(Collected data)
--------------------------------
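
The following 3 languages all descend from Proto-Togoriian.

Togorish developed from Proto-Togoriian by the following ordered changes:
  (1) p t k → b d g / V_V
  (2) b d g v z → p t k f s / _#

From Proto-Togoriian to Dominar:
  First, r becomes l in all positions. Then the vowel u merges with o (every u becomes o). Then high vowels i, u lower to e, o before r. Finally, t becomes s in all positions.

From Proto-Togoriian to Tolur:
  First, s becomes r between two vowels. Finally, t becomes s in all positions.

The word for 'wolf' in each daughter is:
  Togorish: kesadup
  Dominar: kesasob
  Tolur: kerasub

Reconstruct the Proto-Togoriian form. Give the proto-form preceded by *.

*kesatub

Position 3: Togorish has s, Dominar has s, Tolur has r. Taking the neighbouring segments as reconstructed: Togorish s can only go back to *s; Dominar s could go back to *t or *s; Tolur r could go back to *s or *r — the one source consistent with every daughter is *s.
Position 7: Togorish has p, Dominar has b, Tolur has b. Dominar preserves b here (none of its changes turn any other segment into b), so the proto-segment is *b.
This points to *kesatub. Verify forward in each daughter:
Togorish: *kesatub
  kesatub → kesadub   [intervocalic voicing]
  kesadub → kesadup   [final devoicing]
  giving Togorish kesadup.
Dominar: *kesatub > kesatob > kesasob  (by vowel merger, unconditioned shift)
Tolur: *kesatub
  kesatub → keratub   [rhotacism]
  keratub → kerasub   [unconditioned shift]
  giving Tolur kerasub.
Only *kesatub yields all of Togorish kesadup, Dominar kesasob, Tolur kerasub.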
--------------------------------
Using the data above, return each line that includes the word "vowels".

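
  First, r becomes l in all positions. Then the vowel u merges with o (every u becomes o). Then high vowels i, u lower to e, o before r. Finally, t becomes s in all positions.
  First, s becomes r between two vowels. Finally, t becomes s in all positions.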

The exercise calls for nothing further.